Output only the lines of the entries that follow, starting at the one with "units of kg·m²/(s³·A)?" and running down to the one with "Consider the formula: P = W/t", both included and unchanged.

--

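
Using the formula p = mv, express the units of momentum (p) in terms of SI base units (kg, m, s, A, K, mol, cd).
Units of each symbol in p = mv:
  m (mass): kg
  v (velocity): m/s

Multiplying the contributions: [kg] · [m/s]
Adding exponents of each base unit: kg: 1, m: 1, s: -1
SI base units of momentum: kg·m/s

Answer: kg·m/s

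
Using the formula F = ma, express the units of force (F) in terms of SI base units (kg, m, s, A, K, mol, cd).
Units of each symbol in F = ma:
  m (mass): kg
  a (acceleration): m/s²

Multiplying the contributions: [kg] · [m/s²]
Adding exponents of each base unit: kg: 1, m: 1, s: -2
SI base units of force: kg·m/s²

Answer: kg·m/s²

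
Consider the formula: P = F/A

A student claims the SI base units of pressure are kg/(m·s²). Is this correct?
Units of each symbol in P = F/A:
  F (force): kg·m/s²
  A (area): m²  → in the denominator, contributes 1/m²

Multiplying the contributions: [kg·m/s²] · [1/m²]
Adding exponents of each base unit: kg: 1, m: -1, s: -2
SI base units of pressure: kg/(m·s²)

The claimed units kg/(m·s²) match the derived units, so the claim is correct.

Answer: Yes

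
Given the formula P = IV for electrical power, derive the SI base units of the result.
Units of each symbol in P = IV:
  I (current): A
  V (voltage, in volts): kg·m²/(s³·A)

Multiplying the contributions: [A] · [kg·m²/(s³·A)]
Adding exponents of each base unit: kg: 1, m: 2, s: -3
SI base units of electrical power: kg·m²/s³

Answer: kg·m²/s³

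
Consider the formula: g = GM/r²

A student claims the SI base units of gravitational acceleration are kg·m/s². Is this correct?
Units of each symbol in g = GM/r²:
  G (gravitational constant): m³/(kg·s²)
  M (mass): kg
  r (distance): m  → to the power 2 in the denominator, contributes 1/m²

Multiplying the contributions: [m³/(kg·s²)] · [kg] · [1/m²]
Adding exponents of each base unit: m: 1, s: -2
SI base units of gravitational acceleration: m/s²

The claimed units kg·m/s² (exponents kg: 1, m: 1, s: -2) do not match the derived units m/s² (exponents m: 1, s: -2), so the claim is incorrect.

Answer: No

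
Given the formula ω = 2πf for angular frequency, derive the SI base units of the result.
Units of each symbol in ω = 2πf:
  f (frequency): 1/s
  The factor 2π is dimensionless.

Multiplying the contributions: [1/s]
Adding exponents of each base unit: s: -1
SI base units of angular frequency: 1/s

Answer: 1/s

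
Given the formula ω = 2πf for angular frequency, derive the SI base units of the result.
Units of each symbol in ω = 2πf:
  f (frequency): 1/s
  The factor 2π is dimensionless.

Multiplying the contributions: [1/s]
Adding exponents of each base unit: s: -1
SI base units of angular frequency: 1/s

Answer: 1/s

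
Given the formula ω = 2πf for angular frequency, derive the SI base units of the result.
Units of each symbol in ω = 2πf:
  f (frequency): 1/s
  The factor 2π is dimensionless.

Multiplying the contributions: [1/s]
Adding exponents of each base unit: s: -1
SI base units of angular frequency: 1/s

Answer: 1/s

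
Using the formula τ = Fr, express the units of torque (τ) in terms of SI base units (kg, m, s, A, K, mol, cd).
Units of each symbol in τ = Fr:
  F (force): kg·m/s²
  r (lever arm): m

Multiplying the contributions: [kg·m/s²] · [m]
Adding exponents of each base unit: kg: 1, m: 2, s: -2
SI base units of torque: kg·m²/s²

Answer: kg·m²/s²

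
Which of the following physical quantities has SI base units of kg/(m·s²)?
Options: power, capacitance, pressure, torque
Checking the SI base units of each option:
  power (P = W/t): kg·m²/s³  ✗
  capacitance (C = Q/V): s⁴·A²/(kg·m²)  ✗
  pressure (P = F/A): kg/(m·s²)  ✓ matches
  torque (τ = Fr): kg·m²/s²  ✗

Only pressure has units kg/(m·s²).

Answer: pressure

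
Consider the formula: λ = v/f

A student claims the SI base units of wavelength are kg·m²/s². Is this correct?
Units of each symbol in λ = v/f:
  v (wave speed): m/s
  f (frequency): 1/s  → in the denominator, contributes s

Multiplying the contributions: [m/s] · [s]
Adding exponents of each base unit: m: 1
SI base units of wavelength: m

The claimed units kg·m²/s² (exponents kg: 1, m: 2, s: -2) do not match the derived units m (exponents m: 1), so the claim is incorrect.

Answer: No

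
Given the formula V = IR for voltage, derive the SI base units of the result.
Units of each symbol in V = IR:
  I (current): A
  R (resistance, in ohms): kg·m²/(s³·A²)

Multiplying the contributions: [A] · [kg·m²/(s³·A²)]
Adding exponents of each base unit: kg: 1, m: 2, s: -3, A: -1
SI base units of voltage: kg·m²/(s³·A)

Answer: kg·m²/(s³·A)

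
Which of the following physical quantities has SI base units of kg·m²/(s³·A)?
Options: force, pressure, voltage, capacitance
Checking the SI base units of each option:
  force (F = ma): kg·m/s²  ✗
  pressure (P = F/A): kg/(m·s²)  ✗
  voltage (V = IR): kg·m²/(s³·A)  ✓ matches
  capacitance (C = Q/V): s⁴·A²/(kg·m²)  ✗

Only voltage has units kg·m²/(s³·A).

Answer: voltage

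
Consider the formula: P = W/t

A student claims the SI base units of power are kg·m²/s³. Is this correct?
Units of each symbol in P = W/t:
  W (work): kg·m²/s²
  t (time): s  → in the denominator, contributes 1/s

Multiplying the contributions: [kg·m²/s²] · [1/s]
Adding exponents of each base unit: kg: 1, m: 2, s: -3
SI base units of power: kg·m²/s³

The claimed units kg·m²/s³ match the derived units, so the claim is correct.

Answer: Yes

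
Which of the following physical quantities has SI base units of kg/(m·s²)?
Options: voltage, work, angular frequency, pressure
Checking the SI base units of each option:
  voltage (V = IR): kg·m²/(s³·A)  ✗
  work (W = Fd): kg·m²/s²  ✗
  angular frequency (ω = 2πf): 1/s  ✗
  pressure (P = F/A): kg/(m·s²)  ✓ matches

Only pressure has units kg/(m·s²).

Answer: pressure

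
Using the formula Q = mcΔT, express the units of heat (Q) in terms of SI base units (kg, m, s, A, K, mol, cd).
Units of each symbol in Q = mcΔT:
  m (mass): kg
  c (specific heat capacity, in J/(kg·K)): m²/(s²·K)
  ΔT (temperature change): K

Multiplying the contributions: [kg] · [m²/(s²·K)] · [K]
Adding exponents of each base unit: kg: 1, m: 2, s: -2
SI base units of heat: kg·m²/s²

Answer: kg·m²/s²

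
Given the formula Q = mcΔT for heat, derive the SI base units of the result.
Units of each symbol in Q = mcΔT:
  m (mass): kg
  c (specific heat capacity, in J/(kg·K)): m²/(s²·K)
  ΔT (temperature change): K

Multiplying the contributions: [kg] · [m²/(s²·K)] · [K]
Adding exponents of each base unit: kg: 1, m: 2, s: -2
SI base units of heat: kg·m²/s²

Answer: kg·m²/s²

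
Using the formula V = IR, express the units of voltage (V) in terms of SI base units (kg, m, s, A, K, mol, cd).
Units of each symbol in V = IR:
  I (current): A
  R (resistance, in ohms): kg·m²/(s³·A²)

Multiplying the contributions: [A] · [kg·m²/(s³·A²)]
Adding exponents of each base unit: kg: 1, m: 2, s: -3, A: -1
SI base units of voltage: kg·m²/(s³·A)

Answer: kg·m²/(s³·A)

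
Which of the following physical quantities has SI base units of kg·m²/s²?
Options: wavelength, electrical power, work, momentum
Checking the SI base units of each option:
  wavelength (λ = v/f): m  ✗
  electrical power (P = IV): kg·m²/s³  ✗
  work (W = Fd): kg·m²/s²  ✓ matches
  momentum (p = mv): kg·m/s  ✗

Only work has units kg·m²/s².

Answer: work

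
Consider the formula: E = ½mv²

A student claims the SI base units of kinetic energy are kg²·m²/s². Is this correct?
Units of each symbol in E = ½mv²:
  m (mass): kg
  v (speed): m/s  → to the power 2, contributes m²/s²
  The factor ½ is dimensionless.

Multiplying the contributions: [kg] · [m²/s²]
Adding exponents of each base unit: kg: 1, m: 2, s: -2
SI base units of kinetic energy: kg·m²/s²

The claimed units kg²·m²/s² (exponents kg: 2, m: 2, s: -2) do not match the derived units kg·m²/s² (exponents kg: 1, m: 2, s: -2), so the claim is incorrect.

Answer: No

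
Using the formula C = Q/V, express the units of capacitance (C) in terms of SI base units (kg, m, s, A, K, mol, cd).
Units of each symbol in C = Q/V:
  Q (charge, in coulombs): s·A
  V (voltage, in volts): kg·m²/(s³·A)  → in the denominator, contributes s³·A/(kg·m²)

Multiplying the contributions: [s·A] · [s³·A/(kg·m²)]
Adding exponents of each base unit: kg: -1, m: -2, s: 4, A: 2
SI base units of capacitance: s⁴·A²/(kg·m²)

Answer: s⁴·A²/(kg·m²)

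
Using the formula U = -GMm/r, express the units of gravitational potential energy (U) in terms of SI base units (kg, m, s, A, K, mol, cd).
Units of each symbol in U = -GMm/r:
  G (gravitational constant): m³/(kg·s²)
  M (mass): kg
  m (mass): kg
  r (distance): m  → in the denominator, contributes 1/m
  The minus sign does not affect the units.

Multiplying the contributions: [m³/(kg·s²)] · [kg] · [kg] · [1/m]
Adding exponents of each base unit: kg: 1, m: 2, s: -2
SI base units of gravitational potential energy: kg·m²/s²

Answer: kg·m²/s²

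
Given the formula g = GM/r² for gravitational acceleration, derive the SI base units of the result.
Units of each symbol in g = GM/r²:
  G (gravitational constant): m³/(kg·s²)
  M (mass): kg
  r (distance): m  → to the power 2 in the denominator, contributes 1/m²

Multiplying the contributions: [m³/(kg·s²)] · [kg] · [1/m²]
Adding exponents of each base unit: m: 1, s: -2
SI base units of gravitational acceleration: m/s²

Answer: m/s²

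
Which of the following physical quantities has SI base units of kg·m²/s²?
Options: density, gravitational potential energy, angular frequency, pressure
Checking the SI base units of each option:
  density (ρ = m/V): kg/m³  ✗
  gravitational potential energy (U = -GMm/r): kg·m²/s²  ✓ matches
  angular frequency (ω = 2πf): 1/s  ✗
  pressure (P = F/A): kg/(m·s²)  ✗

Only gravitational potential energy has units kg·m²/s².

Answer: gravitational potential energy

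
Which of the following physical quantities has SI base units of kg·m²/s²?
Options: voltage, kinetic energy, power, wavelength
Checking the SI base units of each option:
  voltage (V = IR): kg·m²/(s³·A)  ✗
  kinetic energy (E = ½mv²): kg·m²/s²  ✓ matches
  power (P = W/t): kg·m²/s³  ✗
  wavelength (λ = v/f): m  ✗

Only kinetic energy has units kg·m²/s².

Answer: kinetic energy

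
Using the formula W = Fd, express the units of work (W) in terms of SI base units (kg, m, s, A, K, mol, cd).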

--

→ Finished task:
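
Which of the following physical quantities has SI base units of kg·m²/(s³·A)?
Options: force, pressure, voltage, capacitance
Checking the SI base units of each option:
  force (F = ma): kg·m/s²  ✗
  pressure (P = F/A): kg/(m·s²)  ✗
  voltage (V = IR): kg·m²/(s³·A)  ✓ matches
  capacitance (C = Q/V): s⁴·A²/(kg·m²)  ✗

Only voltage has units kg·m²/(s³·A).

Answer: voltage

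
Consider the formula: P = W/t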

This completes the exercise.